▶ Exercise: Once you have read the data below, write it all out exactly.

(Stored items)
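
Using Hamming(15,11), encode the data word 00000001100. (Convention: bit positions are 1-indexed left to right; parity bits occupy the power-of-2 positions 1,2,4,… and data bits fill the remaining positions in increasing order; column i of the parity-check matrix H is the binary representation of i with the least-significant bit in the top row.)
Codeword c = d · G (mod 2), d = 00000001100:
  c[0] = d·G[:,0] = (00000001100)·(11011010101) mod 2 = 0+0+0+0+0+0+0+0+1+0+0 mod 2 = 1
  c[1] = d·G[:,1] = (00000001100)·(10110110011) mod 2 = 0+0+0+0+0+0+0+0+0+0+0 mod 2 = 0
  c[2] = d·G[:,2] = (00000001100)·(10000000000) mod 2 = 0+0+0+0+0+0+0+0+0+0+0 mod 2 = 0
  c[3] = d·G[:,3] = (00000001100)·(01110001111) mod 2 = 0+0+0+0+0+0+0+1+1+0+0 mod 2 = 0
  c[4] = d·G[:,4] = (00000001100)·(01000000000) mod 2 = 0+0+0+0+0+0+0+0+0+0+0 mod 2 = 0
  c[5] = d·G[:,5] = (00000001100)·(00100000000) mod 2 = 0+0+0+0+0+0+0+0+0+0+0 mod 2 = 0
  c[6] = d·G[:,6] = (00000001100)·(00010000000) mod 2 = 0+0+0+0+0+0+0+0+0+0+0 mod 2 = 0
  c[7] = d·G[:,7] = (00000001100)·(00001111111) mod 2 = 0+0+0+0+0+0+0+1+1+0+0 mod 2 = 0
  c[8] = d·G[:,8] = (00000001100)·(00001000000) mod 2 = 0+0+0+0+0+0+0+0+0+0+0 mod 2 = 0
  c[9] = d·G[:,9] = (00000001100)·(00000100000) mod 2 = 0+0+0+0+0+0+0+0+0+0+0 mod 2 = 0
  c[10] = d·G[:,10] = (00000001100)·(00000010000) mod 2 = 0+0+0+0+0+0+0+0+0+0+0 mod 2 = 0
  c[11] = d·G[:,11] = (00000001100)·(00000001000) mod 2 = 0+0+0+0+0+0+0+1+0+0+0 mod 2 = 1
  c[12] = d·G[:,12] = (00000001100)·(00000000100) mod 2 = 0+0+0+0+0+0+0+0+1+0+0 mod 2 = 1
  c[13] = d·G[:,13] = (00000001100)·(00000000010) mod 2 = 0+0+0+0+0+0+0+0+0+0+0 mod 2 = 0
  c[14] = d·G[:,14] = (00000001100)·(00000000001) mod 2 = 0+0+0+0+0+0+0+0+0+0+0 mod 2 = 0
Codeword = 100000000001100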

▶ Answer box:
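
Using Hamming(15,11), encode the data word 00000001100. (Convention: bit positions are 1-indexed left to right; parity bits occupy the power-of-2 positions 1,2,4,… and data bits fill the remaining positions in increasing order; column i of the parity-check matrix H is the binary representation of i with the least-significant bit in the top row.)
Codeword c = d · G (mod 2), d = 00000001100:
  c[0] = d·G[:,0] = (00000001100)·(11011010101) mod 2 = 0+0+0+0+0+0+0+0+1+0+0 mod 2 = 1
  c[1] = d·G[:,1] = (00000001100)·(10110110011) mod 2 = 0+0+0+0+0+0+0+0+0+0+0 mod 2 = 0
  c[2] = d·G[:,2] = (00000001100)·(10000000000) mod 2 = 0+0+0+0+0+0+0+0+0+0+0 mod 2 = 0
  c[3] = d·G[:,3] = (00000001100)·(01110001111) mod 2 = 0+0+0+0+0+0+0+1+1+0+0 mod 2 = 0
  c[4] = d·G[:,4] = (00000001100)·(01000000000) mod 2 = 0+0+0+0+0+0+0+0+0+0+0 mod 2 = 0
  c[5] = d·G[:,5] = (00000001100)·(00100000000) mod 2 = 0+0+0+0+0+0+0+0+0+0+0 mod 2 = 0
  c[6] = d·G[:,6] = (00000001100)·(00010000000) mod 2 = 0+0+0+0+0+0+0+0+0+0+0 mod 2 = 0
  c[7] = d·G[:,7] = (00000001100)·(00001111111) mod 2 = 0+0+0+0+0+0+0+1+1+0+0 mod 2 = 0
  c[8] = d·G[:,8] = (00000001100)·(00001000000) mod 2 = 0+0+0+0+0+0+0+0+0+0+0 mod 2 = 0
  c[9] = d·G[:,9] = (00000001100)·(00000100000) mod 2 = 0+0+0+0+0+0+0+0+0+0+0 mod 2 = 0
  c[10] = d·G[:,10] = (00000001100)·(00000010000) mod 2 = 0+0+0+0+0+0+0+0+0+0+0 mod 2 = 0
  c[11] = d·G[:,11] = (00000001100)·(00000001000) mod 2 = 0+0+0+0+0+0+0+1+0+0+0 mod 2 = 1
  c[12] = d·G[:,12] = (00000001100)·(00000000100) mod 2 = 0+0+0+0+0+0+0+0+1+0+0 mod 2 = 1
  c[13] = d·G[:,13] = (00000001100)·(00000000010) mod 2 = 0+0+0+0+0+0+0+0+0+0+0 mod 2 = 0
  c[14] = d·G[:,14] = (00000001100)·(00000000001) mod 2 = 0+0+0+0+0+0+0+0+0+0+0 mod 2 = 0
Codeword = 100000000001100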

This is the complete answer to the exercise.